DATA IN THIS EXERCISE →
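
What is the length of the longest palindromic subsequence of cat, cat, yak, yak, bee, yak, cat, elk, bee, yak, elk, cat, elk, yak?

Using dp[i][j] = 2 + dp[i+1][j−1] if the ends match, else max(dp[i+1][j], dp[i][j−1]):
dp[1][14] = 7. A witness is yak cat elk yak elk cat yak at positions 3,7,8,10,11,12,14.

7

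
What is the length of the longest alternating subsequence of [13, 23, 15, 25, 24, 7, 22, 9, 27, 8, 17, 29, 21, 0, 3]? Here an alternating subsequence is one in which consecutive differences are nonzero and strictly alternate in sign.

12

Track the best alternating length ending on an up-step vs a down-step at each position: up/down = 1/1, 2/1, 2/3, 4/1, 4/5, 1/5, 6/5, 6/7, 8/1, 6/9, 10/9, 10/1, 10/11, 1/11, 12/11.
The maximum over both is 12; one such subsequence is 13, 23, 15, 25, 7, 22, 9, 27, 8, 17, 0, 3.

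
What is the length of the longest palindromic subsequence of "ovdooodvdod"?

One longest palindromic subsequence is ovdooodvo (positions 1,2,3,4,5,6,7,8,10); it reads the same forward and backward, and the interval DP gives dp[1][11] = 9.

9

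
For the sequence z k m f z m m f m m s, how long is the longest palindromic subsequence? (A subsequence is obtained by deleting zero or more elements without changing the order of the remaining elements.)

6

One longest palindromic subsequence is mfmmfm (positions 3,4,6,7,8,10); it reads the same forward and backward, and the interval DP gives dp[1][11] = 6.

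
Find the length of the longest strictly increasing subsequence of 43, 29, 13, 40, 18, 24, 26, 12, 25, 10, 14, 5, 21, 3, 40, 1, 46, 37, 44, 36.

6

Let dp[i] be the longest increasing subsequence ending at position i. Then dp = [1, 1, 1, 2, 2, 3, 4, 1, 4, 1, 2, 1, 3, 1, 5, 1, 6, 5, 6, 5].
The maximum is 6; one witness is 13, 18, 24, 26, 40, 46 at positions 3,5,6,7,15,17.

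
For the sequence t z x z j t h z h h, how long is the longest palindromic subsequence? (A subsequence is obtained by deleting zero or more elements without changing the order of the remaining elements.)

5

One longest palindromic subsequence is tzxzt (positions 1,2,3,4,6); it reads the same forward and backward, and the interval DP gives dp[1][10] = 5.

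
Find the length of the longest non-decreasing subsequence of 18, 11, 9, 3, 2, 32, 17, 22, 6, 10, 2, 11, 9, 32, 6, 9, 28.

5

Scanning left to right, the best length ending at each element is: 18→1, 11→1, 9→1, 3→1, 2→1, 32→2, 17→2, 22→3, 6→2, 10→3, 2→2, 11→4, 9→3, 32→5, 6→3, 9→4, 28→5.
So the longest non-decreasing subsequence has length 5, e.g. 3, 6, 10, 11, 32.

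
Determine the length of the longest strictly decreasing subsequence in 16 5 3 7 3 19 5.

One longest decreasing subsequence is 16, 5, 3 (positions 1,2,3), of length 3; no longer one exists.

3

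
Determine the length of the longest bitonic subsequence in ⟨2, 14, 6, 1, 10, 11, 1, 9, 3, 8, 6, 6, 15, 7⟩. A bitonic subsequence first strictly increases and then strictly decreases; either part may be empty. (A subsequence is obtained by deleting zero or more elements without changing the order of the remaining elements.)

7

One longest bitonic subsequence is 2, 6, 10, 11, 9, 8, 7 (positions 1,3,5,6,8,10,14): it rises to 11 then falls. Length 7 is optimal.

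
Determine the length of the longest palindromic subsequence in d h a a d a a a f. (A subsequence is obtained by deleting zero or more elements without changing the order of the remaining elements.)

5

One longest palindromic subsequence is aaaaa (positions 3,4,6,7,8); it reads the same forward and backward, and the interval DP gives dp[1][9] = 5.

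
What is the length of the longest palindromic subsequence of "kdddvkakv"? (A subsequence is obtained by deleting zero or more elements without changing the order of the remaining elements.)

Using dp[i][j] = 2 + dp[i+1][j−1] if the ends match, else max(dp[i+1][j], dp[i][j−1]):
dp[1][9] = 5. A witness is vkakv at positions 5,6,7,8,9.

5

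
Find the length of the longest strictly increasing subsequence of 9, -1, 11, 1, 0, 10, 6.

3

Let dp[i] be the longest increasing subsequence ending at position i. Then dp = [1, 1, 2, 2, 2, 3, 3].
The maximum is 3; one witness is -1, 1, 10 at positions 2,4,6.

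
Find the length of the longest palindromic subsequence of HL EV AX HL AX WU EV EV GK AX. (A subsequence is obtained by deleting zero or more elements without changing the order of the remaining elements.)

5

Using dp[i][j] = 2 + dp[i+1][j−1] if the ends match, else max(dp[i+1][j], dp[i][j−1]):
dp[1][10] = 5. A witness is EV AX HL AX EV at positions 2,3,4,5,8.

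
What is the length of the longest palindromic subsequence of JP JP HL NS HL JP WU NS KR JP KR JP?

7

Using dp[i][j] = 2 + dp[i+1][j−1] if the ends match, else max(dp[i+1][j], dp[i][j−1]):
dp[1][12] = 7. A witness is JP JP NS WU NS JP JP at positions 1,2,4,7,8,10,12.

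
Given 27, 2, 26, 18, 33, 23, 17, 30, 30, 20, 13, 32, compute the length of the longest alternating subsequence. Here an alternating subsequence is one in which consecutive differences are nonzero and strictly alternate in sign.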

INSTRUCTIONS FOR THE TASK → Would you please repeat the entire listing above exactly?

OUTPUT OF THE TASK →
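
What is the length of the longest palindromic subsequence of cat, cat, yak, yak, bee, yak, cat, elk, bee, yak, elk, cat, elk, yak?

Using dp[i][j] = 2 + dp[i+1][j−1] if the ends match, else max(dp[i+1][j], dp[i][j−1]):
dp[1][14] = 7. A witness is yak cat elk yak elk cat yak at positions 3,7,8,10,11,12,14.

7

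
What is the length of the longest alternating subsequence of [13, 23, 15, 25, 24, 7, 22, 9, 27, 8, 17, 29, 21, 0, 3]? Here an alternating subsequence is one in which consecutive differences are nonzero and strictly alternate in sign.

12

Track the best alternating length ending on an up-step vs a down-step at each position: up/down = 1/1, 2/1, 2/3, 4/1, 4/5, 1/5, 6/5, 6/7, 8/1, 6/9, 10/9, 10/1, 10/11, 1/11, 12/11.
The maximum over both is 12; one such subsequence is 13, 23, 15, 25, 7, 22, 9, 27, 8, 17, 0, 3.

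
What is the length of the longest palindromic subsequence of "ovdooodvdod"?

One longest palindromic subsequence is ovdooodvo (positions 1,2,3,4,5,6,7,8,10); it reads the same forward and backward, and the interval DP gives dp[1][11] = 9.

9

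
For the sequence z k m f z m m f m m s, how long is the longest palindromic subsequence? (A subsequence is obtained by deleting zero or more elements without changing the order of the remaining elements.)

6

One longest palindromic subsequence is mfmmfm (positions 3,4,6,7,8,10); it reads the same forward and backward, and the interval DP gives dp[1][11] = 6.

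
Find the length of the longest strictly increasing subsequence of 43, 29, 13, 40, 18, 24, 26, 12, 25, 10, 14, 5, 21, 3, 40, 1, 46, 37, 44, 36.

6

Let dp[i] be the longest increasing subsequence ending at position i. Then dp = [1, 1, 1, 2, 2, 3, 4, 1, 4, 1, 2, 1, 3, 1, 5, 1, 6, 5, 6, 5].
The maximum is 6; one witness is 13, 18, 24, 26, 40, 46 at positions 3,5,6,7,15,17.

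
For the sequence t z x z j t h z h h, how long is the longest palindromic subsequence? (A subsequence is obtained by deleting zero or more elements without changing the order of the remaining elements.)

5

One longest palindromic subsequence is tzxzt (positions 1,2,3,4,6); it reads the same forward and backward, and the interval DP gives dp[1][10] = 5.

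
Find the length of the longest non-decreasing subsequence of 18, 11, 9, 3, 2, 32, 17, 22, 6, 10, 2, 11, 9, 32, 6, 9, 28.

5

Scanning left to right, the best length ending at each element is: 18→1, 11→1, 9→1, 3→1, 2→1, 32→2, 17→2, 22→3, 6→2, 10→3, 2→2, 11→4, 9→3, 32→5, 6→3, 9→4, 28→5.
So the longest non-decreasing subsequence has length 5, e.g. 3, 6, 10, 11, 32.

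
Determine the length of the longest strictly decreasing subsequence in 16 5 3 7 3 19 5.

One longest decreasing subsequence is 16, 5, 3 (positions 1,2,3), of length 3; no longer one exists.

3

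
Determine the length of the longest bitonic subsequence in ⟨2, 14, 6, 1, 10, 11, 1, 9, 3, 8, 6, 6, 15, 7⟩. A bitonic subsequence first strictly increases and then strictly decreases; either part may be empty. (A subsequence is obtained by deleting zero or more elements without changing the order of the remaining elements.)

7

One longest bitonic subsequence is 2, 6, 10, 11, 9, 8, 7 (positions 1,3,5,6,8,10,14): it rises to 11 then falls. Length 7 is optimal.

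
Determine the length of the longest palindromic subsequence in d h a a d a a a f. (A subsequence is obtained by deleting zero or more elements without changing the order of the remaining elements.)

5

One longest palindromic subsequence is aaaaa (positions 3,4,6,7,8); it reads the same forward and backward, and the interval DP gives dp[1][9] = 5.

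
What is the length of the longest palindromic subsequence of "kdddvkakv"? (A subsequence is obtained by deleting zero or more elements without changing the order of the remaining elements.)

Using dp[i][j] = 2 + dp[i+1][j−1] if the ends match, else max(dp[i+1][j], dp[i][j−1]):
dp[1][9] = 5. A witness is vkakv at positions 5,6,7,8,9.

5

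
Find the length of the longest strictly increasing subsequence of 9, -1, 11, 1, 0, 10, 6.

3

Let dp[i] be the longest increasing subsequence ending at position i. Then dp = [1, 1, 2, 2, 2, 3, 3].
The maximum is 3; one witness is -1, 1, 10 at positions 2,4,6.

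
Find the length of the longest palindromic subsequence of HL EV AX HL AX WU EV EV GK AX. (A subsequence is obtained by deleting zero or more elements without changing the order of the remaining elements.)

5

Using dp[i][j] = 2 + dp[i+1][j−1] if the ends match, else max(dp[i+1][j], dp[i][j−1]):
dp[1][10] = 5. A witness is EV AX HL AX EV at positions 2,3,4,5,8.

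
What is the length of the longest palindromic subsequence of JP JP HL NS HL JP WU NS KR JP KR JP?

7

Using dp[i][j] = 2 + dp[i+1][j−1] if the ends match, else max(dp[i+1][j], dp[i][j−1]):
dp[1][12] = 7. A witness is JP JP NS WU NS JP JP at positions 1,2,4,7,8,10,12.

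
Given 27, 2, 26, 18, 33, 23, 17, 30, 30, 20, 13, 32, compute the length of the longest alternating subsequence. Here an alternating subsequence is one in which consecutive differences are nonzero and strictly alternate in sign.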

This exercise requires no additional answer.